§ EXERCISE BRIEF: For the records that follow, please set down exactly the lines between the one holding "An interior designer" and the one holding "- C: 13.82 x 6.79 m", inclusive, and only those.
════════════════
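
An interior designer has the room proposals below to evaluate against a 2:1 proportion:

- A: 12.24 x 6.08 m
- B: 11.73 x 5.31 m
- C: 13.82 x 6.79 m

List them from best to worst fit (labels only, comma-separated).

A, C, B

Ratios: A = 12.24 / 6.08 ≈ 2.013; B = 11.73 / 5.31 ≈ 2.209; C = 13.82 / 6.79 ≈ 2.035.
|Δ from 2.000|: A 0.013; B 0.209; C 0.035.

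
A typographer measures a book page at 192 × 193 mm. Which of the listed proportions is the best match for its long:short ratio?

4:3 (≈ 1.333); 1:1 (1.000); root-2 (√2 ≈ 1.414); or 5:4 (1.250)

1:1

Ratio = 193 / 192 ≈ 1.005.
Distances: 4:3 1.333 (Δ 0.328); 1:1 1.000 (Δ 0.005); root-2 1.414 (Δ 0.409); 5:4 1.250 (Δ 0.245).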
════════════════
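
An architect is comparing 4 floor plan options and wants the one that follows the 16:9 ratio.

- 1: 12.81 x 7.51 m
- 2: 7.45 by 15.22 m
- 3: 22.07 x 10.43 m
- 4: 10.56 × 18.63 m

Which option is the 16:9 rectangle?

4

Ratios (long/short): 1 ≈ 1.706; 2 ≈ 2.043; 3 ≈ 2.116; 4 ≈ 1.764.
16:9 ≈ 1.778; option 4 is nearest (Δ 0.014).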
════════════════
§ WRITTEN ANSWER:
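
An interior designer has the room proposals below to evaluate against a 2:1 proportion:

- A: 12.24 x 6.08 m
- B: 11.73 x 5.31 m
- C: 13.82 x 6.79 m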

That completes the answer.